━━━ Task input
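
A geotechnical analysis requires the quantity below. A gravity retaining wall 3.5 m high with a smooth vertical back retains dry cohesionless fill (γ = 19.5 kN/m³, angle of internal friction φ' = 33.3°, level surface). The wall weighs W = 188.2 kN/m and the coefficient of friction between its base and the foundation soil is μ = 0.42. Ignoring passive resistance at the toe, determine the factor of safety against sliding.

K_a = tan²(45° − 33.3°/2) = 0.2911.
P_a = ½K_aγH² = 0.5×0.2911×19.5×3.5² = 34.77 kN/m, acting at H/3 = 1.167 m above the base.
FS_sliding = μW / P_a = 0.42×188.2 / 34.77 = 2.273.

2.27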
━━━━━━
- [Task description] After reading through the records, retype all of them exactly.

- [Result below]
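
A geotechnical analysis requires the quantity below. A gravity retaining wall 3.5 m high with a smooth vertical back retains dry cohesionless fill (γ = 19.5 kN/m³, angle of internal friction φ' = 33.3°, level surface). The wall weighs W = 188.2 kN/m and the coefficient of friction between its base and the foundation soil is μ = 0.42. Ignoring passive resistance at the toe, determine the factor of safety against sliding.

K_a = tan²(45° − 33.3°/2) = 0.2911.
P_a = ½K_aγH² = 0.5×0.2911×19.5×3.5² = 34.77 kN/m, acting at H/3 = 1.167 m above the base.
FS_sliding = μW / P_a = 0.42×188.2 / 34.77 = 2.273.

2.27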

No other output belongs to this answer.